START DATA IN THIS EXERCISE

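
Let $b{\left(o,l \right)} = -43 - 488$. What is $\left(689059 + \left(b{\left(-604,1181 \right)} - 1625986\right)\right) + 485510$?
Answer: $-451948$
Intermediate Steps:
$b{\left(o,l \right)} = -531$
$\left(689059 + \left(b{\left(-604,1181 \right)} - 1625986\right)\right) + 485510 = \left(689059 - 1626517\right) + 485510 = -937458 + 485510 = -451948$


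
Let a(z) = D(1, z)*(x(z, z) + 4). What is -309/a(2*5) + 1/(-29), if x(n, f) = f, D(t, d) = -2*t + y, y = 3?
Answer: -8975/406 ≈ -22.106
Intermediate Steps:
D(t, d) = 3 - 2*t (D(t, d) = -2*t + 3 = 3 - 2*t)
a(z) = 4 + z (a(z) = (3 - 2*1)*(z + 4) = (3 - 2)*(4 + z) = 1*(4 + z) = 4 + z)
-309/a(2*5) + 1/(-29) = -309/(4 + 2*5) + 1/(-29) = -309/(4 + 10) + 1*(-1/29) = -309/14 - 1/29 = -8975/406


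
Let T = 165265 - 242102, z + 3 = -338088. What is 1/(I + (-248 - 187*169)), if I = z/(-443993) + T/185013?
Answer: -82144476909/2616355297888517 ≈ -3.1397e-5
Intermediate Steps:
z = -338091 (z = -3 - 338088 = -338091)
T = -76837
I = 28436140042/82144476909 (I = -338091/(-443993) - 76837/185013 = -338091*(-1/443993) - 76837*1/185013 = 338091/443993 - 76837/185013 = 28436140042/82144476909 ≈ 0.34617)
1/(I + (-248 - 187*169)) = 1/(28436140042/82144476909 + (-248 - 187*169)) = 1/(28436140042/82144476909 + (-248 - 31603)) = 1/(28436140042/82144476909 - 31851) = 1/(-2616355297888517/82144476909) = -82144476909/2616355297888517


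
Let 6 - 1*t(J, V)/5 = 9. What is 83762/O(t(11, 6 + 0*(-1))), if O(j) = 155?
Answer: 2702/5 ≈ 540.40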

END DATA IN THIS EXERCISE

- GOAL OF THE EXERCISE
What you write must be the entries restated word for word, from the opening line through the one holding "Answer: -82144476909/2616355297888517 ≈", with nothing else.

- ANSWER AREA
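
Let $b{\left(o,l \right)} = -43 - 488$. What is $\left(689059 + \left(b{\left(-604,1181 \right)} - 1625986\right)\right) + 485510$?
Answer: $-451948$
Intermediate Steps:
$b{\left(o,l \right)} = -531$
$\left(689059 + \left(b{\left(-604,1181 \right)} - 1625986\right)\right) + 485510 = \left(689059 - 1626517\right) + 485510 = -937458 + 485510 = -451948$


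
Let a(z) = D(1, z)*(x(z, z) + 4). What is -309/a(2*5) + 1/(-29), if x(n, f) = f, D(t, d) = -2*t + y, y = 3?
Answer: -8975/406 ≈ -22.106
Intermediate Steps:
D(t, d) = 3 - 2*t (D(t, d) = -2*t + 3 = 3 - 2*t)
a(z) = 4 + z (a(z) = (3 - 2*1)*(z + 4) = (3 - 2)*(4 + z) = 1*(4 + z) = 4 + z)
-309/a(2*5) + 1/(-29) = -309/(4 + 2*5) + 1/(-29) = -309/(4 + 10) + 1*(-1/29) = -309/14 - 1/29 = -8975/406


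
Let T = 165265 - 242102, z + 3 = -338088. What is 1/(I + (-248 - 187*169)), if I = z/(-443993) + T/185013?
Answer: -82144476909/2616355297888517 ≈ -3.1397e-5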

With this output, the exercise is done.